### [What the exercise asks]
With the line containing "Answer: $-48$" as the start and the line containing "Answer: 226890" as the end, transcribe that span of the entries below exactly, including both.
● ● ●
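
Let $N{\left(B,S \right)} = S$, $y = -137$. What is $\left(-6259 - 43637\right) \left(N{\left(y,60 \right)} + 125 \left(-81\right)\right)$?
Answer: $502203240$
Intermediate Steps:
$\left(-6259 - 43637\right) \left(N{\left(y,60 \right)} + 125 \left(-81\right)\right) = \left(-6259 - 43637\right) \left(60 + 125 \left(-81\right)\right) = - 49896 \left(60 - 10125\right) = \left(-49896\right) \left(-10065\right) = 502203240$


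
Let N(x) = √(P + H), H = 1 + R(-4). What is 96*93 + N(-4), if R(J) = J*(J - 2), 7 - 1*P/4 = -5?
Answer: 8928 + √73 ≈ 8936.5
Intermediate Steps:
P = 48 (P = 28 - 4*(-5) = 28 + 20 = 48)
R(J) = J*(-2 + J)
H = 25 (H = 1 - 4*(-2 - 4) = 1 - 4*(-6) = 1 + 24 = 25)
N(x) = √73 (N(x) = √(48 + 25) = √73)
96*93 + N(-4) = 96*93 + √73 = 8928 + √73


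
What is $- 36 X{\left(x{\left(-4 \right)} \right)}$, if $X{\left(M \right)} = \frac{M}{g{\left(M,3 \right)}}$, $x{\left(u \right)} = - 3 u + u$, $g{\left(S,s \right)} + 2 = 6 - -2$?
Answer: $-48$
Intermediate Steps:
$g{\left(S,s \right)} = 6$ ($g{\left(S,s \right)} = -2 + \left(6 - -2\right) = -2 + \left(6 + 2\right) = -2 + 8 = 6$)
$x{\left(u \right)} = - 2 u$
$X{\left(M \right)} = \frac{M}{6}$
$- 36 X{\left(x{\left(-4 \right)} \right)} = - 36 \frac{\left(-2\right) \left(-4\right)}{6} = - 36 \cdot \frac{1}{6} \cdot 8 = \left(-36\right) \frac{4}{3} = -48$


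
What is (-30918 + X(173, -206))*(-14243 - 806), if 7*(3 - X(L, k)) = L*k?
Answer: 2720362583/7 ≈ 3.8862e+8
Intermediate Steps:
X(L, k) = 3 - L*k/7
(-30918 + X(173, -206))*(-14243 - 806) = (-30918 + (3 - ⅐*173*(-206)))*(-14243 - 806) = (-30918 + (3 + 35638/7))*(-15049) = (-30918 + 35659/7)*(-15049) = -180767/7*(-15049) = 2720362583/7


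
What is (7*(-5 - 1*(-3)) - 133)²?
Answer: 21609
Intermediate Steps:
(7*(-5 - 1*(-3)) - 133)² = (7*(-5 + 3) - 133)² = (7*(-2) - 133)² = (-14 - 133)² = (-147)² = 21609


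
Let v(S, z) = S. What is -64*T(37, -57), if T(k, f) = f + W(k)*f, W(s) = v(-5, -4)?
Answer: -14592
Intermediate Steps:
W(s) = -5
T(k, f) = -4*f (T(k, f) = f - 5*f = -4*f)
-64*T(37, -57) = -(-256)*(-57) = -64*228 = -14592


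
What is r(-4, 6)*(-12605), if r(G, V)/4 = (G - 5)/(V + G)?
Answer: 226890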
● ● ●
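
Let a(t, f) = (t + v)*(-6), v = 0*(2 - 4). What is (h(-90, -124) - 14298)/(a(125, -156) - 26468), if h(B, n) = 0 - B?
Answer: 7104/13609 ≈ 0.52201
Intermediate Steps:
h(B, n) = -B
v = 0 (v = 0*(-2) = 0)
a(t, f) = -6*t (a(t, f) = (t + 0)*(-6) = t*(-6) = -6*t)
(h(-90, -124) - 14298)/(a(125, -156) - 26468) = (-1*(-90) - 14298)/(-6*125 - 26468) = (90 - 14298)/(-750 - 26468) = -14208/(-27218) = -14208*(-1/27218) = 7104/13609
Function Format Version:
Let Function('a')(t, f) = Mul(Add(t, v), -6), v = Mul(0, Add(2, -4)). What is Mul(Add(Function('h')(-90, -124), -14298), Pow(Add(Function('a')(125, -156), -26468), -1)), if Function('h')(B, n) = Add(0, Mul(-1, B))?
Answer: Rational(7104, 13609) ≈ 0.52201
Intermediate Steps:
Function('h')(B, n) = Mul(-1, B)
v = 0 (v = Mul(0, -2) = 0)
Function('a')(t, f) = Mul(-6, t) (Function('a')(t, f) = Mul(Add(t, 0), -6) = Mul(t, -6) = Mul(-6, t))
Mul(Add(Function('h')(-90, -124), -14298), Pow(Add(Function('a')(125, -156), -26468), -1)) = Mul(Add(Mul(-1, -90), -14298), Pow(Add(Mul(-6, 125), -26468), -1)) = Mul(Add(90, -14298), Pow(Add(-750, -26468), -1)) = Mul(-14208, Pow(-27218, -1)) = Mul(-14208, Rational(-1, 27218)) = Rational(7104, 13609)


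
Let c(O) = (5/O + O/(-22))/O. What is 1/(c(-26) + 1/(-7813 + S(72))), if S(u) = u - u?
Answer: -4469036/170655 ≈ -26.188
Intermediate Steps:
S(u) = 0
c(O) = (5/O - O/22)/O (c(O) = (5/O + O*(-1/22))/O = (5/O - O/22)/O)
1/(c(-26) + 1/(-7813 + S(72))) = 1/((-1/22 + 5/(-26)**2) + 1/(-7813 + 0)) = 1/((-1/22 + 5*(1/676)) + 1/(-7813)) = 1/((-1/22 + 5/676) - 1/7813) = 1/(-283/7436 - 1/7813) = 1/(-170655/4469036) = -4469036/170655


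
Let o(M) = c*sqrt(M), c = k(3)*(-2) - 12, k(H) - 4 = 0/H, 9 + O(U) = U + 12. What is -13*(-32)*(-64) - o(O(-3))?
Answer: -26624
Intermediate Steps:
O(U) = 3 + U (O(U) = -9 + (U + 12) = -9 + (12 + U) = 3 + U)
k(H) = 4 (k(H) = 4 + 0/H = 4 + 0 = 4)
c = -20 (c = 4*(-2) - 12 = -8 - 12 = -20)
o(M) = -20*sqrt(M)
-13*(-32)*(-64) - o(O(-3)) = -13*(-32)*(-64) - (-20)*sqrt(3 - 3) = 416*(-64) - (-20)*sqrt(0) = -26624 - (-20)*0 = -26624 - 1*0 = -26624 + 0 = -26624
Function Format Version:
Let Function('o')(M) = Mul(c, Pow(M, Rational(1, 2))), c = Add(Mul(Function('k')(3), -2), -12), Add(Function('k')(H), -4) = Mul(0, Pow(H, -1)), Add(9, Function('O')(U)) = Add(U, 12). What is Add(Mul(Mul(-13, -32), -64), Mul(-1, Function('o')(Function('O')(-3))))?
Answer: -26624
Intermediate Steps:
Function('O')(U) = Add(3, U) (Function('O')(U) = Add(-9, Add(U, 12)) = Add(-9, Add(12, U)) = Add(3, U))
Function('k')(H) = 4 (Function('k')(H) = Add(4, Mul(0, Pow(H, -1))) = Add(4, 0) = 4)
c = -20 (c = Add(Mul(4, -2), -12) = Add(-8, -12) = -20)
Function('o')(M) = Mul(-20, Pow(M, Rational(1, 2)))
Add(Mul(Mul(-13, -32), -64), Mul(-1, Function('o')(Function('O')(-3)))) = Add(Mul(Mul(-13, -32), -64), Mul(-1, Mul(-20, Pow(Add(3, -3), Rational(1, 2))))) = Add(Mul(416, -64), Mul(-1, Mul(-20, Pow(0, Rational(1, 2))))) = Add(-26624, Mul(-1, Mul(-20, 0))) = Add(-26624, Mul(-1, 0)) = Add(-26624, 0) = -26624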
● ● ●
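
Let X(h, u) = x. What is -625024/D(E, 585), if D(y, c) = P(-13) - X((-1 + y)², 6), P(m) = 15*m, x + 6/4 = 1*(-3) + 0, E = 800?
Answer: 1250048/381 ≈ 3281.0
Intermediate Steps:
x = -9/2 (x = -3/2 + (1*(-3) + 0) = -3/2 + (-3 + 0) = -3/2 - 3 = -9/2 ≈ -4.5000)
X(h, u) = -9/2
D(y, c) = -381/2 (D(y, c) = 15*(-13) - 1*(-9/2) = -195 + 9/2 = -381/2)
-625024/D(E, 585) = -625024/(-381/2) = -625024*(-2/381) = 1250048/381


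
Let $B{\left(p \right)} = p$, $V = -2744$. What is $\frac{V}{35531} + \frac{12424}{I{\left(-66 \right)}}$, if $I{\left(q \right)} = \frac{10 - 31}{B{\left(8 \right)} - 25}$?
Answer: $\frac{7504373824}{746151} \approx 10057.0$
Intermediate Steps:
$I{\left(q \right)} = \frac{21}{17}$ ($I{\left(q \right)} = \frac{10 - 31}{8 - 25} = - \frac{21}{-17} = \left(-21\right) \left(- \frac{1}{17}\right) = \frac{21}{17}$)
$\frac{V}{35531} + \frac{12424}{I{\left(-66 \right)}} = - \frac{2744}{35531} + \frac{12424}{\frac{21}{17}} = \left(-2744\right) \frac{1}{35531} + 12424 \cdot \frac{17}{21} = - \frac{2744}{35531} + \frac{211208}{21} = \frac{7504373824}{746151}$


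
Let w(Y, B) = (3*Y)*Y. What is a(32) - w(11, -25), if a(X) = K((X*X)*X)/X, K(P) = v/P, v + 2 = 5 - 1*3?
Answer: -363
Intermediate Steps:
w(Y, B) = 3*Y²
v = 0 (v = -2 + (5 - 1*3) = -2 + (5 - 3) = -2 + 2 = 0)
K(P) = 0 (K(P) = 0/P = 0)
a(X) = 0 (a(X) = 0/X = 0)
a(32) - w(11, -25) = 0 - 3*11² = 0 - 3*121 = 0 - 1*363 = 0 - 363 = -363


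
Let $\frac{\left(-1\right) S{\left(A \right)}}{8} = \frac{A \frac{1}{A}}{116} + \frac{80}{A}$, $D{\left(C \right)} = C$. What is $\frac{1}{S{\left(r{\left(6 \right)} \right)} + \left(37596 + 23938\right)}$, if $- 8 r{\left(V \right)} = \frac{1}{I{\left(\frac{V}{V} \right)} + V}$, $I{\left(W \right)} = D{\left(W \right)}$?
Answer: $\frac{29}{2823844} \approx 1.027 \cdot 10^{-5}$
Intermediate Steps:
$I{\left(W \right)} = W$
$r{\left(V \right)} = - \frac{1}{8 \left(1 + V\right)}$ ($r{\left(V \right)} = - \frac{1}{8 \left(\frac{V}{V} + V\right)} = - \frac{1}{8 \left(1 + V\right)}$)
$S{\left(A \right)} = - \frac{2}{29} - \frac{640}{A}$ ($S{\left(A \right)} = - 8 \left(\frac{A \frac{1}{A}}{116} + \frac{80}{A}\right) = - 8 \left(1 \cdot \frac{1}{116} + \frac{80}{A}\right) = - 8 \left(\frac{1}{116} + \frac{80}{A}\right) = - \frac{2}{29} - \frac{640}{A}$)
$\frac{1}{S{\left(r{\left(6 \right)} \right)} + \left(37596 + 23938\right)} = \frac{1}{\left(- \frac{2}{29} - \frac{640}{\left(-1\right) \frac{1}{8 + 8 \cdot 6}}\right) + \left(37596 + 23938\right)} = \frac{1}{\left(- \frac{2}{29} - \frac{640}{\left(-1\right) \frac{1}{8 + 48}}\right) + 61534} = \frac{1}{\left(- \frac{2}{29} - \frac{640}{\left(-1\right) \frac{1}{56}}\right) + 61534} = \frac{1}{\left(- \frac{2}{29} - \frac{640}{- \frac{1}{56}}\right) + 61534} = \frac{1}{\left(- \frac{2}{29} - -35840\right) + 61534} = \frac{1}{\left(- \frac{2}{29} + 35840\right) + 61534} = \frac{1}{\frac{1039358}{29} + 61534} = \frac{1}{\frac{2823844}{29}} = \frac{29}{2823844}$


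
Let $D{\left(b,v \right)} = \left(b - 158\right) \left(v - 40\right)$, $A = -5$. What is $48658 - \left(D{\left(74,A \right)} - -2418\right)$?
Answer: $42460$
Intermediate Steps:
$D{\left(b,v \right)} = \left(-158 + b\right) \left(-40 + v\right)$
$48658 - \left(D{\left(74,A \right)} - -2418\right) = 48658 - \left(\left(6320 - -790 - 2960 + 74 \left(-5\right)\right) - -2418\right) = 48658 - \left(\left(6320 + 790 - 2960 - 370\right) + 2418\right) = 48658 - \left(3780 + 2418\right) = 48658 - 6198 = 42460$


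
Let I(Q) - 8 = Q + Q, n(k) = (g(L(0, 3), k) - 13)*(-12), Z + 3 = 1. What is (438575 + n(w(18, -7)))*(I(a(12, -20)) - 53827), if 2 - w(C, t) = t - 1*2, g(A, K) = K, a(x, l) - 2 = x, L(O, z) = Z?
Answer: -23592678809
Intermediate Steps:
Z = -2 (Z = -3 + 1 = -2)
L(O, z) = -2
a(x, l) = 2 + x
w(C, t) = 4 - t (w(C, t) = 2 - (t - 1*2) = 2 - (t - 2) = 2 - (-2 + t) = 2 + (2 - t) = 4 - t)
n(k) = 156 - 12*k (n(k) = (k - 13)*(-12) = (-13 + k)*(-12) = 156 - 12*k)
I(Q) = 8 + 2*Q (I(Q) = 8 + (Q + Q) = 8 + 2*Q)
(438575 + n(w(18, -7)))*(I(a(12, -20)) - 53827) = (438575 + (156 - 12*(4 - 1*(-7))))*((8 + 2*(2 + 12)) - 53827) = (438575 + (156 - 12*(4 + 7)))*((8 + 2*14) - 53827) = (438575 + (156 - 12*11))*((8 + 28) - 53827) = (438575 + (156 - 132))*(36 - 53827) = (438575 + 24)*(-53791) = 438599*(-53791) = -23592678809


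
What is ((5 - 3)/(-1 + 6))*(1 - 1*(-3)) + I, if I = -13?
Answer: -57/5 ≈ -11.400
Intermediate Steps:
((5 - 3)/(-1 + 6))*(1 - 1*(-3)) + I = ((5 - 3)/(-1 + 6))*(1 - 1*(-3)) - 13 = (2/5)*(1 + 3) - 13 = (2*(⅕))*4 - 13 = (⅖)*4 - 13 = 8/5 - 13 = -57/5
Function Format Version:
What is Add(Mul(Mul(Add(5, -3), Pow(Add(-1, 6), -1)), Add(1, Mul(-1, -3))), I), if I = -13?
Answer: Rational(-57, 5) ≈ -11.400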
● ● ●
### [Written reply]
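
Answer: $-48$
Intermediate Steps:
$g{\left(S,s \right)} = 6$ ($g{\left(S,s \right)} = -2 + \left(6 - -2\right) = -2 + \left(6 + 2\right) = -2 + 8 = 6$)
$x{\left(u \right)} = - 2 u$
$X{\left(M \right)} = \frac{M}{6}$
$- 36 X{\left(x{\left(-4 \right)} \right)} = - 36 \frac{\left(-2\right) \left(-4\right)}{6} = - 36 \cdot \frac{1}{6} \cdot 8 = \left(-36\right) \frac{4}{3} = -48$


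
What is (-30918 + X(173, -206))*(-14243 - 806), if 7*(3 - X(L, k)) = L*k?
Answer: 2720362583/7 ≈ 3.8862e+8
Intermediate Steps:
X(L, k) = 3 - L*k/7
(-30918 + X(173, -206))*(-14243 - 806) = (-30918 + (3 - ⅐*173*(-206)))*(-14243 - 806) = (-30918 + (3 + 35638/7))*(-15049) = (-30918 + 35659/7)*(-15049) = -180767/7*(-15049) = 2720362583/7


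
What is (7*(-5 - 1*(-3)) - 133)²?
Answer: 21609
Intermediate Steps:
(7*(-5 - 1*(-3)) - 133)² = (7*(-5 + 3) - 133)² = (7*(-2) - 133)² = (-14 - 133)² = (-147)² = 21609


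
Let v(S, z) = S. What is -64*T(37, -57), if T(k, f) = f + W(k)*f, W(s) = v(-5, -4)?
Answer: -14592
Intermediate Steps:
W(s) = -5
T(k, f) = -4*f (T(k, f) = f - 5*f = -4*f)
-64*T(37, -57) = -(-256)*(-57) = -64*228 = -14592


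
What is r(-4, 6)*(-12605), if r(G, V)/4 = (G - 5)/(V + G)?
Answer: 226890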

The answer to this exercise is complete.